*HOW TO COMPLETE THIS TASK*:
Your response should consist of the entries below, written out exactly.

*DATA SUPPLIED*:
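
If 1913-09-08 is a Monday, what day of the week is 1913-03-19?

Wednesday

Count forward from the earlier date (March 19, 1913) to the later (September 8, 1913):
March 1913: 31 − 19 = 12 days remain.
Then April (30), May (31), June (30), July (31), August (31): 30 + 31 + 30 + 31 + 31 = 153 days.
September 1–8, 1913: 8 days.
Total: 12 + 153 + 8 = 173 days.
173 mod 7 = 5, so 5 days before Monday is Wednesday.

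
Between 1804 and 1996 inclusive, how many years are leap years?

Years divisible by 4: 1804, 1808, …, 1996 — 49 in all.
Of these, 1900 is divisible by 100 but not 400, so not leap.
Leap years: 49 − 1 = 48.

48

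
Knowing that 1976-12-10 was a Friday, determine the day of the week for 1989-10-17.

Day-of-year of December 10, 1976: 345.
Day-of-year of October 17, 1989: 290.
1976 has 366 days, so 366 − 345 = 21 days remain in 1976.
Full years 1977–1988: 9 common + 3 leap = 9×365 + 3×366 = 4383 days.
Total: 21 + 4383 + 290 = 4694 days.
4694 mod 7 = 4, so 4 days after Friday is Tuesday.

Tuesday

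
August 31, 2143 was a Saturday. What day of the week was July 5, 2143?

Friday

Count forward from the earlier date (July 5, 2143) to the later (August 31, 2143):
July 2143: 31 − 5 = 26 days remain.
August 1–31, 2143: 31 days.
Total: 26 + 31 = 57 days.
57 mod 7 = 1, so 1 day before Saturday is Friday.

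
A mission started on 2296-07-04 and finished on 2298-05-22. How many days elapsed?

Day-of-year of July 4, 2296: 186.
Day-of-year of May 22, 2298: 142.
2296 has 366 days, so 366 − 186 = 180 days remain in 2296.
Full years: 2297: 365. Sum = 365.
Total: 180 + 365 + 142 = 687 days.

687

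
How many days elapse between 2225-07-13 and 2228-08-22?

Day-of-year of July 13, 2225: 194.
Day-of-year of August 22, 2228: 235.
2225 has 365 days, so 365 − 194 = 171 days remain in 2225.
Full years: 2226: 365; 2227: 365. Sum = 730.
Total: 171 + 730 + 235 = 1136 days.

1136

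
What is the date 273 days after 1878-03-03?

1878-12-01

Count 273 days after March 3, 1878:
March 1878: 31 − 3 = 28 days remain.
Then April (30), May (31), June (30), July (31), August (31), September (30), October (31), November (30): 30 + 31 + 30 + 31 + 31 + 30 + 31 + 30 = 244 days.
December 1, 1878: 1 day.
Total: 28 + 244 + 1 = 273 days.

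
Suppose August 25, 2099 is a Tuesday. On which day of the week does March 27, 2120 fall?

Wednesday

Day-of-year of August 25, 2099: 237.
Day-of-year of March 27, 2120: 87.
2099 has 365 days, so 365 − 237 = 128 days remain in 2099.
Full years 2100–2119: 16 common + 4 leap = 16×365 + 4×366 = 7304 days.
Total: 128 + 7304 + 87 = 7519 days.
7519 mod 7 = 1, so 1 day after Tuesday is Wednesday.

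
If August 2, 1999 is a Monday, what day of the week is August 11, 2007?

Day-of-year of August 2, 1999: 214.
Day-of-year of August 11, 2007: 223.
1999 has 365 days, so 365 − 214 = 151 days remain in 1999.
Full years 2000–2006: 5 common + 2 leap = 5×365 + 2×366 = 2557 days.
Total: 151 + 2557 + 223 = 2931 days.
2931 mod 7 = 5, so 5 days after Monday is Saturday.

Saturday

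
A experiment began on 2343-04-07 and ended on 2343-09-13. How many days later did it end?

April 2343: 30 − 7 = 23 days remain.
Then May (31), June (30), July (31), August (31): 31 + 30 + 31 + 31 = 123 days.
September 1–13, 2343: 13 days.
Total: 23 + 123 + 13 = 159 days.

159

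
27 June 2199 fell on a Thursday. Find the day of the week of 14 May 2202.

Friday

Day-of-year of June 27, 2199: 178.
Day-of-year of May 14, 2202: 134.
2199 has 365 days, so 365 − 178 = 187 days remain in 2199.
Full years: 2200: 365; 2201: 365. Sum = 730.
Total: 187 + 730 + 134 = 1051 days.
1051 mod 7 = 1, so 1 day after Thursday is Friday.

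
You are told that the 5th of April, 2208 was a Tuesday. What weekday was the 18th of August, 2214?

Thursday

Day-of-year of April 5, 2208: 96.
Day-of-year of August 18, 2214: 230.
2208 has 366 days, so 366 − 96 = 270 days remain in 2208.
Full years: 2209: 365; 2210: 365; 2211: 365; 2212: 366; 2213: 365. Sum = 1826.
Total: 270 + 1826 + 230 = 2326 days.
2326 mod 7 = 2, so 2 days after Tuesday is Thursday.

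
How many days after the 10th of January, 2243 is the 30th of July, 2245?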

*COMPLETED EXERCISE*:
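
If 1913-09-08 is a Monday, what day of the week is 1913-03-19?

Wednesday

Count forward from the earlier date (March 19, 1913) to the later (September 8, 1913):
March 1913: 31 − 19 = 12 days remain.
Then April (30), May (31), June (30), July (31), August (31): 30 + 31 + 30 + 31 + 31 = 153 days.
September 1–8, 1913: 8 days.
Total: 12 + 153 + 8 = 173 days.
173 mod 7 = 5, so 5 days before Monday is Wednesday.

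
Between 1804 and 1996 inclusive, how many years are leap years?

Years divisible by 4: 1804, 1808, …, 1996 — 49 in all.
Of these, 1900 is divisible by 100 but not 400, so not leap.
Leap years: 49 − 1 = 48.

48

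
Knowing that 1976-12-10 was a Friday, determine the day of the week for 1989-10-17.

Day-of-year of December 10, 1976: 345.
Day-of-year of October 17, 1989: 290.
1976 has 366 days, so 366 − 345 = 21 days remain in 1976.
Full years 1977–1988: 9 common + 3 leap = 9×365 + 3×366 = 4383 days.
Total: 21 + 4383 + 290 = 4694 days.
4694 mod 7 = 4, so 4 days after Friday is Tuesday.

Tuesday

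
August 31, 2143 was a Saturday. What day of the week was July 5, 2143?

Friday

Count forward from the earlier date (July 5, 2143) to the later (August 31, 2143):
July 2143: 31 − 5 = 26 days remain.
August 1–31, 2143: 31 days.
Total: 26 + 31 = 57 days.
57 mod 7 = 1, so 1 day before Saturday is Friday.

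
A mission started on 2296-07-04 and finished on 2298-05-22. How many days elapsed?

Day-of-year of July 4, 2296: 186.
Day-of-year of May 22, 2298: 142.
2296 has 366 days, so 366 − 186 = 180 days remain in 2296.
Full years: 2297: 365. Sum = 365.
Total: 180 + 365 + 142 = 687 days.

687

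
How many days elapse between 2225-07-13 and 2228-08-22?

Day-of-year of July 13, 2225: 194.
Day-of-year of August 22, 2228: 235.
2225 has 365 days, so 365 − 194 = 171 days remain in 2225.
Full years: 2226: 365; 2227: 365. Sum = 730.
Total: 171 + 730 + 235 = 1136 days.

1136

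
What is the date 273 days after 1878-03-03?

1878-12-01

Count 273 days after March 3, 1878:
March 1878: 31 − 3 = 28 days remain.
Then April (30), May (31), June (30), July (31), August (31), September (30), October (31), November (30): 30 + 31 + 30 + 31 + 31 + 30 + 31 + 30 = 244 days.
December 1, 1878: 1 day.
Total: 28 + 244 + 1 = 273 days.

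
Suppose August 25, 2099 is a Tuesday. On which day of the week does March 27, 2120 fall?

Wednesday

Day-of-year of August 25, 2099: 237.
Day-of-year of March 27, 2120: 87.
2099 has 365 days, so 365 − 237 = 128 days remain in 2099.
Full years 2100–2119: 16 common + 4 leap = 16×365 + 4×366 = 7304 days.
Total: 128 + 7304 + 87 = 7519 days.
7519 mod 7 = 1, so 1 day after Tuesday is Wednesday.

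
If August 2, 1999 is a Monday, what day of the week is August 11, 2007?

Day-of-year of August 2, 1999: 214.
Day-of-year of August 11, 2007: 223.
1999 has 365 days, so 365 − 214 = 151 days remain in 1999.
Full years 2000–2006: 5 common + 2 leap = 5×365 + 2×366 = 2557 days.
Total: 151 + 2557 + 223 = 2931 days.
2931 mod 7 = 5, so 5 days after Monday is Saturday.

Saturday

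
A experiment began on 2343-04-07 and ended on 2343-09-13. How many days later did it end?

April 2343: 30 − 7 = 23 days remain.
Then May (31), June (30), July (31), August (31): 31 + 30 + 31 + 31 = 123 days.
September 1–13, 2343: 13 days.
Total: 23 + 123 + 13 = 159 days.

159

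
27 June 2199 fell on a Thursday. Find the day of the week of 14 May 2202.

Friday

Day-of-year of June 27, 2199: 178.
Day-of-year of May 14, 2202: 134.
2199 has 365 days, so 365 − 178 = 187 days remain in 2199.
Full years: 2200: 365; 2201: 365. Sum = 730.
Total: 187 + 730 + 134 = 1051 days.
1051 mod 7 = 1, so 1 day after Thursday is Friday.

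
You are told that the 5th of April, 2208 was a Tuesday. What weekday was the 18th of August, 2214?

Thursday

Day-of-year of April 5, 2208: 96.
Day-of-year of August 18, 2214: 230.
2208 has 366 days, so 366 − 96 = 270 days remain in 2208.
Full years: 2209: 365; 2210: 365; 2211: 365; 2212: 366; 2213: 365. Sum = 1826.
Total: 270 + 1826 + 230 = 2326 days.
2326 mod 7 = 2, so 2 days after Tuesday is Thursday.

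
How many days after the 10th of January, 2243 is the 30th of July, 2245?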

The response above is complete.